** WHAT IS REQUIRED **
Copy out each line of the material in which the word "INITIAL" can be found.

'''

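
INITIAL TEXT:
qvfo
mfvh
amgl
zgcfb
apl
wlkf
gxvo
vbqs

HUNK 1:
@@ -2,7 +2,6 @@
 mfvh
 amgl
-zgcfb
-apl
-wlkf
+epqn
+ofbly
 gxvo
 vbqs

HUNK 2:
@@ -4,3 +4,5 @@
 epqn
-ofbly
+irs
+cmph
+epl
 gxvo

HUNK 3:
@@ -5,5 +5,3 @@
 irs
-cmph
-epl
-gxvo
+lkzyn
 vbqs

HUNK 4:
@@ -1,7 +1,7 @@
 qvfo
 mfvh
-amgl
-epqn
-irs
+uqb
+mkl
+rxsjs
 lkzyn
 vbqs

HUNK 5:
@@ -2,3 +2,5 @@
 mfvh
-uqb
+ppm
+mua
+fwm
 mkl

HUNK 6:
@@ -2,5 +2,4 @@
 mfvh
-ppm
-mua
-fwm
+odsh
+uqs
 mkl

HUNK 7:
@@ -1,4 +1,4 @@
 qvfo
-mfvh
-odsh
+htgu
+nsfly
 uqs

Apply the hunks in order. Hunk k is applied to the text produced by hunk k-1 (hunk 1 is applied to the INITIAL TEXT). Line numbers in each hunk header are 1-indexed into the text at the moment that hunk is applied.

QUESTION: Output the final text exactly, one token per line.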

'''

** ANSWER FOR THIS EXERCISE **
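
INITIAL TEXT:
Apply the hunks in order. Hunk k is applied to the text produced by hunk k-1 (hunk 1 is applied to the INITIAL TEXT). Line numbers in each hunk header are 1-indexed into the text at the moment that hunk is applied.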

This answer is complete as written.